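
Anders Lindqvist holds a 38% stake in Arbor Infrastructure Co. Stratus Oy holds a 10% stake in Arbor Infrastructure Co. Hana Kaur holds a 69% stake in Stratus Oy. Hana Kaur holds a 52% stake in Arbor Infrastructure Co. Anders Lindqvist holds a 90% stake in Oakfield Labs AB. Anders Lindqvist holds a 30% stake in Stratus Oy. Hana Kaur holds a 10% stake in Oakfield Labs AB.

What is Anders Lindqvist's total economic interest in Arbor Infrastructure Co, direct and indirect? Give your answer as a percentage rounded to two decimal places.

41.00%

Anders reaches Arbor along 2 paths.
Direct stake: 38% = 38%.
Via Stratus: 30% × 10% = 3%.
Total: 38% + 3% = 41%.
Rounded: 41.00%.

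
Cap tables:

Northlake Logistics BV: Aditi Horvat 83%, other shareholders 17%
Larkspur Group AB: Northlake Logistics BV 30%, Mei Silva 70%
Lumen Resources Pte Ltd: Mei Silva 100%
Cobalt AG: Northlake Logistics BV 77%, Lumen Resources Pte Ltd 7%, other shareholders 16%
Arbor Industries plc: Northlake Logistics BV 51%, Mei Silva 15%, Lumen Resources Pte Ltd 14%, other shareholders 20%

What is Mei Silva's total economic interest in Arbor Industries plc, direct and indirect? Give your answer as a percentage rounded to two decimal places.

Mei reaches Arbor along 2 paths.
Direct stake: 15% = 15%.
Via Lumen: 100% × 14% = 14%.
Total: 15% + 14% = 29%.
Rounded: 29.00%.

29.00%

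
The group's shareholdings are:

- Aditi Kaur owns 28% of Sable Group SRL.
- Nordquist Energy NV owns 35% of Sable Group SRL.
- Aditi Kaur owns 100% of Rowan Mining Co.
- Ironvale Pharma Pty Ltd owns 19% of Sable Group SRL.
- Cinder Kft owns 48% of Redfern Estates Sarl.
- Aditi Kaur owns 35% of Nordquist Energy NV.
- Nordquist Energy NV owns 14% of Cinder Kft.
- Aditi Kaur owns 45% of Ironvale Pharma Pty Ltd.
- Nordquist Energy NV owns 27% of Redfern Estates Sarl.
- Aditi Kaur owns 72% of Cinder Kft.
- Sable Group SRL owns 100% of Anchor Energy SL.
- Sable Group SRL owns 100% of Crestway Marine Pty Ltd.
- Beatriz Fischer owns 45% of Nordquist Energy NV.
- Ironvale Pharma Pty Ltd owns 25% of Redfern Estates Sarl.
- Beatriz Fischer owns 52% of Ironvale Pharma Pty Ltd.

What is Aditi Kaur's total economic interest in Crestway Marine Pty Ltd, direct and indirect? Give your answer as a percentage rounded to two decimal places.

Aditi reaches Crestway along 3 paths.
Via Ironvale → Sable: 45% × 19% × 100% = 8.55%.
Via Sable: 28% × 100% = 28%.
Via Nordquist → Sable: 35% × 35% × 100% = 12.25%.
Total: 8.55% + 28% + 12.25% = 48.8%.
Rounded: 48.80%.

48.80%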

◇ ◇ ◇

WHAT IS REQUIRED
Where the string "Pharma" occurs in a line of the listing, copy the line.

SOLUTION TO THIS PROBLEM
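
- Ironvale Pharma Pty Ltd owns 19% of Sable Group SRL.
- Aditi Kaur owns 45% of Ironvale Pharma Pty Ltd.
- Ironvale Pharma Pty Ltd owns 25% of Redfern Estates Sarl.
- Beatriz Fischer owns 52% of Ironvale Pharma Pty Ltd.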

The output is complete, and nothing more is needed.